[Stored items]

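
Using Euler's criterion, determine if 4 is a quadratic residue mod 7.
By Euler's criterion: 4^{3} ≡ 1 (mod 7). Since this equals 1, 4 is a QR.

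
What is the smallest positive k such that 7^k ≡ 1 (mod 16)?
Powers of 7 mod 16: 7^1≡7, 7^2≡1. Order = 2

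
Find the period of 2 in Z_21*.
Powers of 2 mod 21: 2^1≡2, 2^2≡4, 2^3≡8, 2^4≡16, 2^5≡11, 2^6≡1. ord_21(2) = 6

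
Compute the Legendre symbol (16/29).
(16/29) = 16^{14} mod 29 = 1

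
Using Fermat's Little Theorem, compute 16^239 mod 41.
By Fermat: 16^{40} ≡ 1 (mod 41). 239 ≡ 39 (mod 40). So 16^{239} ≡ 16^{39} ≡ 18 (mod 41)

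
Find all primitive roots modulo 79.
There are φ(78) = 24 primitive roots mod 79: {3, 6, 7, 28, 29, 30, 34, 35, 37, 39, 43, 47, 48, 53, 54, 59, 60, 63, 66, 68, 70, 74, 75, 77}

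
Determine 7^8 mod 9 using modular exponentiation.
By repeated squaring (mod 9): 7^{1}≡7, 7^{2}≡4, 7^{4}≡7, 7^{8}≡4. So 7^{8} ≡ 4 (mod 9)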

> [TASK]: Please give every entry again, precisely as it appears.

> [SOLUTION]:
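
Using Euler's criterion, determine if 4 is a quadratic residue mod 7.
By Euler's criterion: 4^{3} ≡ 1 (mod 7). Since this equals 1, 4 is a QR.

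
What is the smallest positive k such that 7^k ≡ 1 (mod 16)?
Powers of 7 mod 16: 7^1≡7, 7^2≡1. Order = 2

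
Find the period of 2 in Z_21*.
Powers of 2 mod 21: 2^1≡2, 2^2≡4, 2^3≡8, 2^4≡16, 2^5≡11, 2^6≡1. ord_21(2) = 6

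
Compute the Legendre symbol (16/29).
(16/29) = 16^{14} mod 29 = 1

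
Using Fermat's Little Theorem, compute 16^239 mod 41.
By Fermat: 16^{40} ≡ 1 (mod 41). 239 ≡ 39 (mod 40). So 16^{239} ≡ 16^{39} ≡ 18 (mod 41)

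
Find all primitive roots modulo 79.
There are φ(78) = 24 primitive roots mod 79: {3, 6, 7, 28, 29, 30, 34, 35, 37, 39, 43, 47, 48, 53, 54, 59, 60, 63, 66, 68, 70, 74, 75, 77}

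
Determine 7^8 mod 9 using modular exponentiation.
By repeated squaring (mod 9): 7^{1}≡7, 7^{2}≡4, 7^{4}≡7, 7^{8}≡4. So 7^{8} ≡ 4 (mod 9)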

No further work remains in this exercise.